==== Given records ====
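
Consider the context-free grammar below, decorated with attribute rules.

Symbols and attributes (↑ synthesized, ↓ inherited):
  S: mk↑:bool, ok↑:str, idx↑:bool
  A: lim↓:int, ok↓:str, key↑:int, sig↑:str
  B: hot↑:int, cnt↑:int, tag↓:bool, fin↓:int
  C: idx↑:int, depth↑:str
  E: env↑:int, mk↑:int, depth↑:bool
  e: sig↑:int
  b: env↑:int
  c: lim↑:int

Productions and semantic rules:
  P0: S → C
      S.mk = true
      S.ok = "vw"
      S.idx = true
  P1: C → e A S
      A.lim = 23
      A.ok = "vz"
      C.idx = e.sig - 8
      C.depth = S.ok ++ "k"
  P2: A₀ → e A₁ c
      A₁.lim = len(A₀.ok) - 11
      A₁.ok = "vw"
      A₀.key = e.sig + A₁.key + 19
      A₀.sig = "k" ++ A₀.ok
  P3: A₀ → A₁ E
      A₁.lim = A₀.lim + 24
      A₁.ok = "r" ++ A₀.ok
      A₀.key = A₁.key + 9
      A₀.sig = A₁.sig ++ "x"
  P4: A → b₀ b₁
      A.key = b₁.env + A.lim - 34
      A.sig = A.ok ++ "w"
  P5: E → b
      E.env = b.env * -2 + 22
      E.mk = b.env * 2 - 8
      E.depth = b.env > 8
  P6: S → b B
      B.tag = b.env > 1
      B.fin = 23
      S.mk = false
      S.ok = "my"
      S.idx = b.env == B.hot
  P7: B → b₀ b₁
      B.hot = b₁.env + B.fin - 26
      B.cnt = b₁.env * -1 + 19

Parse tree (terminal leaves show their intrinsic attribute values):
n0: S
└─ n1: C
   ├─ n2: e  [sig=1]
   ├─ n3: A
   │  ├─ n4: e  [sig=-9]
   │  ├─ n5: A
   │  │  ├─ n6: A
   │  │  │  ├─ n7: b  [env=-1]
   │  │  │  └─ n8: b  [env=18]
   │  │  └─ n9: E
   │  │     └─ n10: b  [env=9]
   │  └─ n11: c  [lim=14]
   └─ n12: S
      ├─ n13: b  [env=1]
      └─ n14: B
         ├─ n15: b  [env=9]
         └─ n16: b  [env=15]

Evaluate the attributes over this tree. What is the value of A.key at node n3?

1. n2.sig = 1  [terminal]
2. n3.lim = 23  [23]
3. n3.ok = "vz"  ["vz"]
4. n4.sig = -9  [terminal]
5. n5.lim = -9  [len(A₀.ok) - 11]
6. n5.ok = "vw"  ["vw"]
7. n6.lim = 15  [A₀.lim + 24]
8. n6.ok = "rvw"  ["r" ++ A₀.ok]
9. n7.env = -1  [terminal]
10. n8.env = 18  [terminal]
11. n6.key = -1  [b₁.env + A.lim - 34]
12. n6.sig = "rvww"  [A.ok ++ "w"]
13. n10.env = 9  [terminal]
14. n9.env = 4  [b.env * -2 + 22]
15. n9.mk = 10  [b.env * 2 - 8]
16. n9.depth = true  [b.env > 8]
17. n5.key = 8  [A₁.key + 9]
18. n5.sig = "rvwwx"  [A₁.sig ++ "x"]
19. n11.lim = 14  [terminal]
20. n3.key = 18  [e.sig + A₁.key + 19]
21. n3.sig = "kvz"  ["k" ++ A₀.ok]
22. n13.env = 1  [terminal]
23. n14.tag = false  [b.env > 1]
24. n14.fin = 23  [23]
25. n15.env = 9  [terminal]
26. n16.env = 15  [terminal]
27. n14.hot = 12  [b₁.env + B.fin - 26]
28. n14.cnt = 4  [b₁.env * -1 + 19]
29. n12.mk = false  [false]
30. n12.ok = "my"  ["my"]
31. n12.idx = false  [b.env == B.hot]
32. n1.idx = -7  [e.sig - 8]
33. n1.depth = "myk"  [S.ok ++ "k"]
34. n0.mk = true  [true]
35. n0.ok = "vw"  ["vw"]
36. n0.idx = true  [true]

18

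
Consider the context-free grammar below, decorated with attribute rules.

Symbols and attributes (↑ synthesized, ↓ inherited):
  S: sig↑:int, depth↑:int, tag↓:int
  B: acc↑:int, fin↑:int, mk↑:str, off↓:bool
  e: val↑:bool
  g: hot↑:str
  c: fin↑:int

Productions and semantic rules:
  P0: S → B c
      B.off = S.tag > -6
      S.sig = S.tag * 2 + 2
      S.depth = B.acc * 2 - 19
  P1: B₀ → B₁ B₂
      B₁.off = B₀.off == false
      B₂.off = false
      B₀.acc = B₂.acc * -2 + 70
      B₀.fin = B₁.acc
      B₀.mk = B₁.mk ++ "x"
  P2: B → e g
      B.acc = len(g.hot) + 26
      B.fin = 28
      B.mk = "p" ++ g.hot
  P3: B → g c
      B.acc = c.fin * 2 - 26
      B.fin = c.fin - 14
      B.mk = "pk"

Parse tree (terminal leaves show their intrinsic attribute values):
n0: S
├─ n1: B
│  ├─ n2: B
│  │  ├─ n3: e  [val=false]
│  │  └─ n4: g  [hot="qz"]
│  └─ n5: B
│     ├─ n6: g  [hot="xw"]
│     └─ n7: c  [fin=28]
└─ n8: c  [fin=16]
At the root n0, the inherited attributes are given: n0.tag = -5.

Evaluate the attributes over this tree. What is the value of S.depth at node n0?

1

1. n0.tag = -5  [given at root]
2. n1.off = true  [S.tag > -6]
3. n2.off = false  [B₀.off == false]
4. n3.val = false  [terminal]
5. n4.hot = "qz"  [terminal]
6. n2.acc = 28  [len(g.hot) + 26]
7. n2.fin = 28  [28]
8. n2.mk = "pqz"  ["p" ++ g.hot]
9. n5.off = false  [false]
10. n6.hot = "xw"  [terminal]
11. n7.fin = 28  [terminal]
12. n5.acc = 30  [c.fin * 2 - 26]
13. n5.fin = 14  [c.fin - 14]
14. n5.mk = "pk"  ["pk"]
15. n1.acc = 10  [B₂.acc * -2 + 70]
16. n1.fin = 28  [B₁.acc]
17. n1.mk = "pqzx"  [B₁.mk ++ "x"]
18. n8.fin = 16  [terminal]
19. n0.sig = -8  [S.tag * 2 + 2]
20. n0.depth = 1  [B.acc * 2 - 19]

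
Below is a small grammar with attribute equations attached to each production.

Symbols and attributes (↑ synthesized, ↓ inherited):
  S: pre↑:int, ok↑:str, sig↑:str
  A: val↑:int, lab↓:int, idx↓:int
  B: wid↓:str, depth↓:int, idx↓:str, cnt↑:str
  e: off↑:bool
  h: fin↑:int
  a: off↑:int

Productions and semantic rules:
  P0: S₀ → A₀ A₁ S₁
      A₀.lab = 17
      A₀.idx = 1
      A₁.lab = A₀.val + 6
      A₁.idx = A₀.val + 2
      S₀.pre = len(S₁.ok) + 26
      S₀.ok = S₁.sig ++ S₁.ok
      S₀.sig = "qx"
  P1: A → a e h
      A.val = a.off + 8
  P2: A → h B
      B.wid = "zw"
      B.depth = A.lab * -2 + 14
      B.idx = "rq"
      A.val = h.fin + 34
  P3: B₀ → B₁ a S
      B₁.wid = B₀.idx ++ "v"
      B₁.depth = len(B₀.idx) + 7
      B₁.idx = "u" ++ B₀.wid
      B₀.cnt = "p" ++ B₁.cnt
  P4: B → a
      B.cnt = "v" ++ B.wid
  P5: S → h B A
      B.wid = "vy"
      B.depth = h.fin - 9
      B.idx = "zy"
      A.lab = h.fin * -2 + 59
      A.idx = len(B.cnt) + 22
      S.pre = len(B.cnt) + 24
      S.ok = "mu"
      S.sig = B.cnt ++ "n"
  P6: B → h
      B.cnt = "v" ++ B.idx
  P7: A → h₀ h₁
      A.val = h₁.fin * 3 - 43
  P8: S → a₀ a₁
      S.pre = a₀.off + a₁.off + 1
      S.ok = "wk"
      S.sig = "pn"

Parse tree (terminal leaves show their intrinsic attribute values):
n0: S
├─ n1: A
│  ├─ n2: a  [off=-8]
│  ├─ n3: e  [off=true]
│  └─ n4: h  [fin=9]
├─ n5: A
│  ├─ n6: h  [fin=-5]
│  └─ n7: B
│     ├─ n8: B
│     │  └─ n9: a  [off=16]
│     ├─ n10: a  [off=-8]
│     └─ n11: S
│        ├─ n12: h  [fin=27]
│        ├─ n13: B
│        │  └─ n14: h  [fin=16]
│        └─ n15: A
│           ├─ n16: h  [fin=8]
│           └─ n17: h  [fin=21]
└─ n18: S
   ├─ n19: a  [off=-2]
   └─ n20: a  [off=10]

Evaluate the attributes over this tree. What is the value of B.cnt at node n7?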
====
Task details
Exactly the lines from the one containing "A.val = a.off + 8" through the end of the records above are to be printed, and no others.

Task answer
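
      A.val = a.off + 8
  P2: A → h B
      B.wid = "zw"
      B.depth = A.lab * -2 + 14
      B.idx = "rq"
      A.val = h.fin + 34
  P3: B₀ → B₁ a S
      B₁.wid = B₀.idx ++ "v"
      B₁.depth = len(B₀.idx) + 7
      B₁.idx = "u" ++ B₀.wid
      B₀.cnt = "p" ++ B₁.cnt
  P4: B → a
      B.cnt = "v" ++ B.wid
  P5: S → h B A
      B.wid = "vy"
      B.depth = h.fin - 9
      B.idx = "zy"
      A.lab = h.fin * -2 + 59
      A.idx = len(B.cnt) + 22
      S.pre = len(B.cnt) + 24
      S.ok = "mu"
      S.sig = B.cnt ++ "n"
  P6: B → h
      B.cnt = "v" ++ B.idx
  P7: A → h₀ h₁
      A.val = h₁.fin * 3 - 43
  P8: S → a₀ a₁
      S.pre = a₀.off + a₁.off + 1
      S.ok = "wk"
      S.sig = "pn"

Parse tree (terminal leaves show their intrinsic attribute values):
n0: S
├─ n1: A
│  ├─ n2: a  [off=-8]
│  ├─ n3: e  [off=true]
│  └─ n4: h  [fin=9]
├─ n5: A
│  ├─ n6: h  [fin=-5]
│  └─ n7: B
│     ├─ n8: B
│     │  └─ n9: a  [off=16]
│     ├─ n10: a  [off=-8]
│     └─ n11: S
│        ├─ n12: h  [fin=27]
│        ├─ n13: B
│        │  └─ n14: h  [fin=16]
│        └─ n15: A
│           ├─ n16: h  [fin=8]
│           └─ n17: h  [fin=21]
└─ n18: S
   ├─ n19: a  [off=-2]
   └─ n20: a  [off=10]

Evaluate the attributes over this tree. What is the value of B.cnt at node n7?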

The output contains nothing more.